§ Work request: Repeat the entries below exactly and in full.

§ The records:
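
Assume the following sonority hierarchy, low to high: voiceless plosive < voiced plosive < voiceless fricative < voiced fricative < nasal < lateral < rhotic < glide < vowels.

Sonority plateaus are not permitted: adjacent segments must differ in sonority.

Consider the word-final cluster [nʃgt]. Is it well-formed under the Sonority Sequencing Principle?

/n/ is a nasal (sonority 5).
/ʃ/ is a voiceless fricative (sonority 3).
/g/ is a voiced plosive (sonority 2).
/t/ is a voiceless plosive (sonority 1).
The profile 5-3-2-1 strictly falls, so the word-final cluster satisfies the SSP.

yes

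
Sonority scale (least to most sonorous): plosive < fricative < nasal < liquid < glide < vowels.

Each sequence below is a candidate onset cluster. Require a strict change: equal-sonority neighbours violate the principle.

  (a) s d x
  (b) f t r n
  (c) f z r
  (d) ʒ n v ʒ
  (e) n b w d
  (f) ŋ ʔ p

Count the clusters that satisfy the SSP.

0

(a) sonority 2-1-2: ill-formed.
(b) sonority 2-1-4-3: ill-formed.
(c) sonority 2-2-4: ill-formed.
(d) sonority 2-3-2-2: ill-formed.
(e) sonority 3-1-5-1: ill-formed.
(f) sonority 3-1-1: ill-formed.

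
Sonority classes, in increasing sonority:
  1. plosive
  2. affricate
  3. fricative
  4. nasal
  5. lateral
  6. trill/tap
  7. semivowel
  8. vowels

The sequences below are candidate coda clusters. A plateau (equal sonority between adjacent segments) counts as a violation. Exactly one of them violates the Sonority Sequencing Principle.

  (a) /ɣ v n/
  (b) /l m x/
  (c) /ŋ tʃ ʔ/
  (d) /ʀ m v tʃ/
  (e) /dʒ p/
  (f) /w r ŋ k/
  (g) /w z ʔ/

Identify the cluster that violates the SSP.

(a) 3-3-4 → violates
(b) 5-4-3 → obeys
(c) 4-2-1 → obeys
(d) 6-4-3-2 → obeys
(e) 2-1 → obeys
(f) 7-6-4-1 → obeys
(g) 7-3-1 → obeys

a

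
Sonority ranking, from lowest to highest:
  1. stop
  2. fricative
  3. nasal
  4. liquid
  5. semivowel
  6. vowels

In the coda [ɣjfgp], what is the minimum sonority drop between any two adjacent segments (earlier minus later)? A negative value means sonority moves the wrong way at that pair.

/ɣ/ is a fricative (sonority 2).
/j/ is a semivowel (sonority 5).
/f/ is a fricative (sonority 2).
/g/ is a stop (sonority 1).
/p/ is a stop (sonority 1).
/ɣ/→/j/: change -3.
/j/→/f/: change +3.
/f/→/g/: change +1.
/g/→/p/: change +0.
Minimum = -3.

-3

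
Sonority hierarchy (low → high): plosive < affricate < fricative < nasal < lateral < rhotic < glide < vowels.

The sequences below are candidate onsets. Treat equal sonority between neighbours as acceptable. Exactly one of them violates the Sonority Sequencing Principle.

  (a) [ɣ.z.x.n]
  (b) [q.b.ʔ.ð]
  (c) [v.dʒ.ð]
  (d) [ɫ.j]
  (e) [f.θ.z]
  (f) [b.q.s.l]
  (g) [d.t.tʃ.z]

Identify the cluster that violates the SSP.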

§ Answer for the task:
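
Assume the following sonority hierarchy, low to high: voiceless plosive < voiced plosive < voiceless fricative < voiced fricative < nasal < lateral < rhotic < glide < vowels.

Sonority plateaus are not permitted: adjacent segments must differ in sonority.

Consider the word-final cluster [nʃgt]. Is it well-formed under the Sonority Sequencing Principle?

/n/ is a nasal (sonority 5).
/ʃ/ is a voiceless fricative (sonority 3).
/g/ is a voiced plosive (sonority 2).
/t/ is a voiceless plosive (sonority 1).
The profile 5-3-2-1 strictly falls, so the word-final cluster satisfies the SSP.

yes

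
Sonority scale (least to most sonorous): plosive < fricative < nasal < liquid < glide < vowels.

Each sequence below is a candidate onset cluster. Require a strict change: equal-sonority neighbours violate the principle.

  (a) s d x
  (b) f t r n
  (c) f z r
  (d) ʒ n v ʒ
  (e) n b w d
  (f) ŋ ʔ p

Count the clusters that satisfy the SSP.

0

(a) sonority 2-1-2: ill-formed.
(b) sonority 2-1-4-3: ill-formed.
(c) sonority 2-2-4: ill-formed.
(d) sonority 2-3-2-2: ill-formed.
(e) sonority 3-1-5-1: ill-formed.
(f) sonority 3-1-1: ill-formed.

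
Sonority classes, in increasing sonority:
  1. plosive
  2. affricate
  3. fricative
  4. nasal
  5. lateral
  6. trill/tap
  7. semivowel
  8. vowels

The sequences below are candidate coda clusters. A plateau (equal sonority between adjacent segments) counts as a violation. Exactly one of them violates the Sonority Sequencing Principle.

  (a) /ɣ v n/
  (b) /l m x/
  (c) /ŋ tʃ ʔ/
  (d) /ʀ m v tʃ/
  (e) /dʒ p/
  (f) /w r ŋ k/
  (g) /w z ʔ/

Identify the cluster that violates the SSP.

(a) 3-3-4 → violates
(b) 5-4-3 → obeys
(c) 4-2-1 → obeys
(d) 6-4-3-2 → obeys
(e) 2-1 → obeys
(f) 7-6-4-1 → obeys
(g) 7-3-1 → obeys

a

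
Sonority ranking, from lowest to highest:
  1. stop
  2. fricative
  3. nasal
  4. liquid
  5. semivowel
  6. vowels

In the coda [ɣjfgp], what is the minimum sonority drop between any two adjacent segments (earlier minus later)? A negative value means sonority moves the wrong way at that pair.

/ɣ/ is a fricative (sonority 2).
/j/ is a semivowel (sonority 5).
/f/ is a fricative (sonority 2).
/g/ is a stop (sonority 1).
/p/ is a stop (sonority 1).
/ɣ/→/j/: change -3.
/j/→/f/: change +3.
/f/→/g/: change +1.
/g/→/p/: change +0.
Minimum = -3.

-3

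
Sonority hierarchy (low → high): plosive < affricate < fricative < nasal < lateral < rhotic < glide < vowels.

The sequences below are candidate onsets. Treat equal sonority between neighbours as acceptable. Exactly one of them violates the Sonority Sequencing Principle.

  (a) [ɣ.z.x.n]
  (b) [q.b.ʔ.ð]
  (c) [v.dʒ.ð]
  (d) [ɫ.j]
  (e) [f.θ.z]
  (f) [b.q.s.l]
  (g) [d.t.tʃ.z]

Identify the cluster that violates the SSP.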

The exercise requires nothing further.